Exercise brief: Reproduce all records verbatim.

┌────────

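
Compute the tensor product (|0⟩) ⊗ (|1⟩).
|01⟩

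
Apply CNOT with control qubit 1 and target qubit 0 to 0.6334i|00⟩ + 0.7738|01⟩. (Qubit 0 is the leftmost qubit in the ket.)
0.6334i|00⟩ + 0.7738|11⟩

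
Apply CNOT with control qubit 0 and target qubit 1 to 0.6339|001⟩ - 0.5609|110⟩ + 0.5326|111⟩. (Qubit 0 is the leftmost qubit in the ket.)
0.6339|001⟩ - 0.5609|100⟩ + 0.5326|101⟩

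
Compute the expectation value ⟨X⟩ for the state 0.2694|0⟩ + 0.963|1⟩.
0.5189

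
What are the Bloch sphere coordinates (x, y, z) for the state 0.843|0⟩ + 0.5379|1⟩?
(0.9069, 0, 0.4213)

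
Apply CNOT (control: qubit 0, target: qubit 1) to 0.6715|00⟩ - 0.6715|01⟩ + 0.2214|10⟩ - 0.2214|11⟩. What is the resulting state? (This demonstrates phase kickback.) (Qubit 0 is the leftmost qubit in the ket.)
0.6715|00⟩ - 0.6715|01⟩ - 0.2214|10⟩ + 0.2214|11⟩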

└────────

Answer to this task:
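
Compute the tensor product (|0⟩) ⊗ (|1⟩).
|01⟩

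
Apply CNOT with control qubit 1 and target qubit 0 to 0.6334i|00⟩ + 0.7738|01⟩. (Qubit 0 is the leftmost qubit in the ket.)
0.6334i|00⟩ + 0.7738|11⟩

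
Apply CNOT with control qubit 0 and target qubit 1 to 0.6339|001⟩ - 0.5609|110⟩ + 0.5326|111⟩. (Qubit 0 is the leftmost qubit in the ket.)
0.6339|001⟩ - 0.5609|100⟩ + 0.5326|101⟩

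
Compute the expectation value ⟨X⟩ for the state 0.2694|0⟩ + 0.963|1⟩.
0.5189

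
What are the Bloch sphere coordinates (x, y, z) for the state 0.843|0⟩ + 0.5379|1⟩?
(0.9069, 0, 0.4213)

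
Apply CNOT (control: qubit 0, target: qubit 1) to 0.6715|00⟩ - 0.6715|01⟩ + 0.2214|10⟩ - 0.2214|11⟩. What is the resulting state? (This demonstrates phase kickback.) (Qubit 0 is the leftmost qubit in the ket.)
0.6715|00⟩ - 0.6715|01⟩ - 0.2214|10⟩ + 0.2214|11⟩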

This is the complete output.